» **Data shown**:
──────

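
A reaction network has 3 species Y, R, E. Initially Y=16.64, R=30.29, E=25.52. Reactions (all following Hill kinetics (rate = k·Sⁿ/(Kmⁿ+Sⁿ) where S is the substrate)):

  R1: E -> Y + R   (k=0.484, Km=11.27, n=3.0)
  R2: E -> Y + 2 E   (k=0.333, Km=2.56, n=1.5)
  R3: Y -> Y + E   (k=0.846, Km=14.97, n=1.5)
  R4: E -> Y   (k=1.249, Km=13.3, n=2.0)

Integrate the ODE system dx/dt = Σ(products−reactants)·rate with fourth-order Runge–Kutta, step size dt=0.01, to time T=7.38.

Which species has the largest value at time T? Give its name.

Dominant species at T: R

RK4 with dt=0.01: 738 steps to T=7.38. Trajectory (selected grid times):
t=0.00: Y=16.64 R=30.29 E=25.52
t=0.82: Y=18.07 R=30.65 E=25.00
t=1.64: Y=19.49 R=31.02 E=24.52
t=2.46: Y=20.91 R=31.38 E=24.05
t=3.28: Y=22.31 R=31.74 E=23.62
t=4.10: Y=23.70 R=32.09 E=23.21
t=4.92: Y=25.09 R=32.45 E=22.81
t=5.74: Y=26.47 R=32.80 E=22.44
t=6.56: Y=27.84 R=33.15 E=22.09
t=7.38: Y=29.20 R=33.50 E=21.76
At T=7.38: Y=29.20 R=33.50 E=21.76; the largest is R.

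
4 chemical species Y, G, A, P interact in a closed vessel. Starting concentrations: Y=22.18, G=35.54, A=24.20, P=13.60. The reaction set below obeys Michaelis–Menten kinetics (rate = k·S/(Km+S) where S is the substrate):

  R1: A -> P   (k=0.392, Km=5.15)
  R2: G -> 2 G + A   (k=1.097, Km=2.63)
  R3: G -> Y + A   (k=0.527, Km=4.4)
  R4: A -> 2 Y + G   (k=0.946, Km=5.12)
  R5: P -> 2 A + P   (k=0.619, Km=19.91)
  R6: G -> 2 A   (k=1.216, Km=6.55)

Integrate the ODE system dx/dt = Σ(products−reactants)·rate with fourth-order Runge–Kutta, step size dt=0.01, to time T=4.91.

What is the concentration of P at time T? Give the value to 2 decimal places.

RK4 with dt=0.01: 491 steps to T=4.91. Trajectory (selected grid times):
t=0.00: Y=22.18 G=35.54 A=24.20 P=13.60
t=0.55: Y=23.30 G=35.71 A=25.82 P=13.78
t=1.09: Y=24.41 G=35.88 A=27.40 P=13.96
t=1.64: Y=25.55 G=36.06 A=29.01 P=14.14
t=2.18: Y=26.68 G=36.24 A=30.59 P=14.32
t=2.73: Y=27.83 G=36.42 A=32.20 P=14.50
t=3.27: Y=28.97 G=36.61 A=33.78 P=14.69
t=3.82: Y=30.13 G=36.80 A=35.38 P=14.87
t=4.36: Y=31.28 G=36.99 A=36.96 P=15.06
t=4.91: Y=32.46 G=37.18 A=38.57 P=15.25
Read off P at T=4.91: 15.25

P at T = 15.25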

──────

Your reply should consist of the records, copied exactly.

» **Response to the exercise**:
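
A reaction network has 3 species Y, R, E. Initially Y=16.64, R=30.29, E=25.52. Reactions (all following Hill kinetics (rate = k·Sⁿ/(Kmⁿ+Sⁿ) where S is the substrate)):

  R1: E -> Y + R   (k=0.484, Km=11.27, n=3.0)
  R2: E -> Y + 2 E   (k=0.333, Km=2.56, n=1.5)
  R3: Y -> Y + E   (k=0.846, Km=14.97, n=1.5)
  R4: E -> Y   (k=1.249, Km=13.3, n=2.0)

Integrate the ODE system dx/dt = Σ(products−reactants)·rate with fourth-order Runge–Kutta, step size dt=0.01, to time T=7.38.

Which species has the largest value at time T? Give its name.

Dominant species at T: R

RK4 with dt=0.01: 738 steps to T=7.38. Trajectory (selected grid times):
t=0.00: Y=16.64 R=30.29 E=25.52
t=0.82: Y=18.07 R=30.65 E=25.00
t=1.64: Y=19.49 R=31.02 E=24.52
t=2.46: Y=20.91 R=31.38 E=24.05
t=3.28: Y=22.31 R=31.74 E=23.62
t=4.10: Y=23.70 R=32.09 E=23.21
t=4.92: Y=25.09 R=32.45 E=22.81
t=5.74: Y=26.47 R=32.80 E=22.44
t=6.56: Y=27.84 R=33.15 E=22.09
t=7.38: Y=29.20 R=33.50 E=21.76
At T=7.38: Y=29.20 R=33.50 E=21.76; the largest is R.

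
4 chemical species Y, G, A, P interact in a closed vessel. Starting concentrations: Y=22.18, G=35.54, A=24.20, P=13.60. The reaction set below obeys Michaelis–Menten kinetics (rate = k·S/(Km+S) where S is the substrate):

  R1: A -> P   (k=0.392, Km=5.15)
  R2: G -> 2 G + A   (k=1.097, Km=2.63)
  R3: G -> Y + A   (k=0.527, Km=4.4)
  R4: A -> 2 Y + G   (k=0.946, Km=5.12)
  R5: P -> 2 A + P   (k=0.619, Km=19.91)
  R6: G -> 2 A   (k=1.216, Km=6.55)

Integrate the ODE system dx/dt = Σ(products−reactants)·rate with fourth-order Runge–Kutta, step size dt=0.01, to time T=4.91.

What is the concentration of P at time T? Give the value to 2 decimal places.

RK4 with dt=0.01: 491 steps to T=4.91. Trajectory (selected grid times):
t=0.00: Y=22.18 G=35.54 A=24.20 P=13.60
t=0.55: Y=23.30 G=35.71 A=25.82 P=13.78
t=1.09: Y=24.41 G=35.88 A=27.40 P=13.96
t=1.64: Y=25.55 G=36.06 A=29.01 P=14.14
t=2.18: Y=26.68 G=36.24 A=30.59 P=14.32
t=2.73: Y=27.83 G=36.42 A=32.20 P=14.50
t=3.27: Y=28.97 G=36.61 A=33.78 P=14.69
t=3.82: Y=30.13 G=36.80 A=35.38 P=14.87
t=4.36: Y=31.28 G=36.99 A=36.96 P=15.06
t=4.91: Y=32.46 G=37.18 A=38.57 P=15.25
Read off P at T=4.91: 15.25

P at T = 15.25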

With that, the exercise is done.